■ HOW TO COMPLETE THIS TASK:
Retype verbatim the lines of the listing, from the very first through the line with "Answer: $-7150 +".

━━ PROVIDED INFORMATION ━━

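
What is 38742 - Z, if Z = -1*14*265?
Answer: 42452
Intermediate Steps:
Z = -3710 (Z = -14*265 = -3710)
38742 - Z = 38742 - 1*(-3710) = 38742 + 3710 = 42452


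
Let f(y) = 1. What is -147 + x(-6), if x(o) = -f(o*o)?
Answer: -148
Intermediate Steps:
x(o) = -1 (x(o) = -1*1 = -1)
-147 + x(-6) = -147 - 1 = -148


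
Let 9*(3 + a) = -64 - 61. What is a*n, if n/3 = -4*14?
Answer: 8512/3 ≈ 2837.3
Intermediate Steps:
n = -168 (n = 3*(-4*14) = 3*(-56) = -168)
a = -152/9 (a = -3 + (-64 - 61)/9 = -3 + (⅑)*(-125) = -3 - 125/9 = -152/9 ≈ -16.889)
a*n = -152/9*(-168) = 8512/3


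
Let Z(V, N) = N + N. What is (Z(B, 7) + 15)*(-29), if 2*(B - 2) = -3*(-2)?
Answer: -841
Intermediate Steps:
B = 5 (B = 2 + (-3*(-2))/2 = 2 + (½)*6 = 2 + 3 = 5)
Z(V, N) = 2*N
(Z(B, 7) + 15)*(-29) = (2*7 + 15)*(-29) = (14 + 15)*(-29) = 29*(-29) = -841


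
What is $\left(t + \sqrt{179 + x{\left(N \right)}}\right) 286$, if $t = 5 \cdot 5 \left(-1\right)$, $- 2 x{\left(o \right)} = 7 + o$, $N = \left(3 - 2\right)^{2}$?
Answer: $-7150 + 1430 \sqrt{7} \approx -3366.6$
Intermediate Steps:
$N = 1$ ($N = 1^{2} = 1$)
$x{\left(o \right)} = - \frac{7}{2} - \frac{o}{2}$ ($x{\left(o \right)} = - \frac{7 + o}{2} = - \frac{7}{2} - \frac{o}{2}$)
$t = -25$ ($t = 25 \left(-1\right) = -25$)
$\left(t + \sqrt{179 + x{\left(N \right)}}\right) 286 = \left(-25 + \sqrt{179 - 4}\right) 286 = \left(-25 + \sqrt{175}\right) 286 = \left(-25 + 5 \sqrt{7}\right) 286 = -7150 + 1430 \sqrt{7}$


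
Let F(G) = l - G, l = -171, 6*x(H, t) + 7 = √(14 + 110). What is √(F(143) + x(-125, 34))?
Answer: √(-11346 + 12*√31)/6 ≈ 17.701*I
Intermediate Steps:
x(H, t) = -7/6 + √31/3 (x(H, t) = -7/6 + √(14 + 110)/6 = -7/6 + √124/6 = -7/6 + (2*√31)/6 = -7/6 + √31/3)
F(G) = -171 - G
√(F(143) + x(-125, 34)) = √((-171 - 1*143) + (-7/6 + √31/3)) = √((-171 - 143) + (-7/6 + √31/3)) = √(-314 + (-7/6 + √31/3)) = √(-1891/6 + √31/3)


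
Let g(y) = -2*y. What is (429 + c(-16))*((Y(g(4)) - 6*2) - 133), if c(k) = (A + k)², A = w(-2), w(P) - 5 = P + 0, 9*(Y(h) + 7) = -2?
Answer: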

━━━

■ YOUR SOLUTION:
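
What is 38742 - Z, if Z = -1*14*265?
Answer: 42452
Intermediate Steps:
Z = -3710 (Z = -14*265 = -3710)
38742 - Z = 38742 - 1*(-3710) = 38742 + 3710 = 42452


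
Let f(y) = 1. What is -147 + x(-6), if x(o) = -f(o*o)?
Answer: -148
Intermediate Steps:
x(o) = -1 (x(o) = -1*1 = -1)
-147 + x(-6) = -147 - 1 = -148


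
Let 9*(3 + a) = -64 - 61. What is a*n, if n/3 = -4*14?
Answer: 8512/3 ≈ 2837.3
Intermediate Steps:
n = -168 (n = 3*(-4*14) = 3*(-56) = -168)
a = -152/9 (a = -3 + (-64 - 61)/9 = -3 + (⅑)*(-125) = -3 - 125/9 = -152/9 ≈ -16.889)
a*n = -152/9*(-168) = 8512/3


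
Let Z(V, N) = N + N. What is (Z(B, 7) + 15)*(-29), if 2*(B - 2) = -3*(-2)?
Answer: -841
Intermediate Steps:
B = 5 (B = 2 + (-3*(-2))/2 = 2 + (½)*6 = 2 + 3 = 5)
Z(V, N) = 2*N
(Z(B, 7) + 15)*(-29) = (2*7 + 15)*(-29) = (14 + 15)*(-29) = 29*(-29) = -841


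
What is $\left(t + \sqrt{179 + x{\left(N \right)}}\right) 286$, if $t = 5 \cdot 5 \left(-1\right)$, $- 2 x{\left(o \right)} = 7 + o$, $N = \left(3 - 2\right)^{2}$?
Answer: $-7150 + 1430 \sqrt{7} \approx -3366.6$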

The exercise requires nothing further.